--- Input data ---
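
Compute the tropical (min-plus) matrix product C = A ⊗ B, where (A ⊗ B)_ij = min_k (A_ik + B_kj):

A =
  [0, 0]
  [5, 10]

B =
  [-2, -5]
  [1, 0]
A ⊗ B =
  [-2, -5]
  [3, 0]

Apply the min-plus product entry-by-entry:
  C[0][0] = min over k of (A[0][0] + B[0][0] = 0 + -2 = -2, A[0][1] + B[1][0] = 0 + 1 = 1) = -2 (attained at k = 0)
  C[0][1] = min over k of (A[0][0] + B[0][1] = 0 + -5 = -5, A[0][1] + B[1][1] = 0 + 0 = 0) = -5 (attained at k = 0)
  C[1][0] = min over k of (A[1][0] + B[0][0] = 5 + -2 = 3, A[1][1] + B[1][0] = 10 + 1 = 11) = 3 (attained at k = 0)
  C[1][1] = min over k of (A[1][0] + B[0][1] = 5 + -5 = 0, A[1][1] + B[1][1] = 10 + 0 = 10) = 0 (attained at k = 0)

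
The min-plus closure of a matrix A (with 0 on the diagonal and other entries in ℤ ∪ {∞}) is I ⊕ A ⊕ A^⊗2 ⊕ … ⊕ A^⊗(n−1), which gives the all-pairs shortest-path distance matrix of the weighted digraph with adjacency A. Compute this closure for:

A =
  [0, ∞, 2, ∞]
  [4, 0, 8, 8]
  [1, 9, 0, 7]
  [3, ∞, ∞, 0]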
---
Task statement → Show all lines from the entries that hold "Compute".

Answer section →
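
Compute the tropical (min-plus) matrix product C = A ⊗ B, where (A ⊗ B)_ij = min_k (A_ik + B_kj):
The min-plus closure of a matrix A (with 0 on the diagonal and other entries in ℤ ∪ {∞}) is I ⊕ A ⊕ A^⊗2 ⊕ … ⊕ A^⊗(n−1), which gives the all-pairs shortest-path distance matrix of the weighted digraph with adjacency A. Compute this closure for: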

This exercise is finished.